(Dataset entries)
◆ ◆ ◆ ◆
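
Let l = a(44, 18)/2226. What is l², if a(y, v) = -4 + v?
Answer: 1/25281 ≈ 3.9555e-5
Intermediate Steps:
l = 1/159 (l = (-4 + 18)/2226 = 14*(1/2226) = 1/159 ≈ 0.0062893)
l² = (1/159)² = 1/25281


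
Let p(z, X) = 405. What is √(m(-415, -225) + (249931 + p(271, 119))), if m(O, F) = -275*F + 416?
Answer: √312627 ≈ 559.13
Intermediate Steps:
m(O, F) = 416 - 275*F
√(m(-415, -225) + (249931 + p(271, 119))) = √((416 - 275*(-225)) + (249931 + 405)) = √((416 + 61875) + 250336) = √(62291 + 250336) = √312627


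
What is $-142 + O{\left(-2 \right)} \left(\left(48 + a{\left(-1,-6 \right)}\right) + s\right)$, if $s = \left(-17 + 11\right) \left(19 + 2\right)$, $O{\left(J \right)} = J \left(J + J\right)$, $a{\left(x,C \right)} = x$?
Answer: $-774$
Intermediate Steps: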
◆ ◆ ◆ ◆
Exercise
Transcribe every record exactly.

Result
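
Let l = a(44, 18)/2226. What is l², if a(y, v) = -4 + v?
Answer: 1/25281 ≈ 3.9555e-5
Intermediate Steps:
l = 1/159 (l = (-4 + 18)/2226 = 14*(1/2226) = 1/159 ≈ 0.0062893)
l² = (1/159)² = 1/25281


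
Let p(z, X) = 405. What is √(m(-415, -225) + (249931 + p(271, 119))), if m(O, F) = -275*F + 416?
Answer: √312627 ≈ 559.13
Intermediate Steps:
m(O, F) = 416 - 275*F
√(m(-415, -225) + (249931 + p(271, 119))) = √((416 - 275*(-225)) + (249931 + 405)) = √((416 + 61875) + 250336) = √(62291 + 250336) = √312627


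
What is $-142 + O{\left(-2 \right)} \left(\left(48 + a{\left(-1,-6 \right)}\right) + s\right)$, if $s = \left(-17 + 11\right) \left(19 + 2\right)$, $O{\left(J \right)} = J \left(J + J\right)$, $a{\left(x,C \right)} = x$?
Answer: $-774$
Intermediate Steps: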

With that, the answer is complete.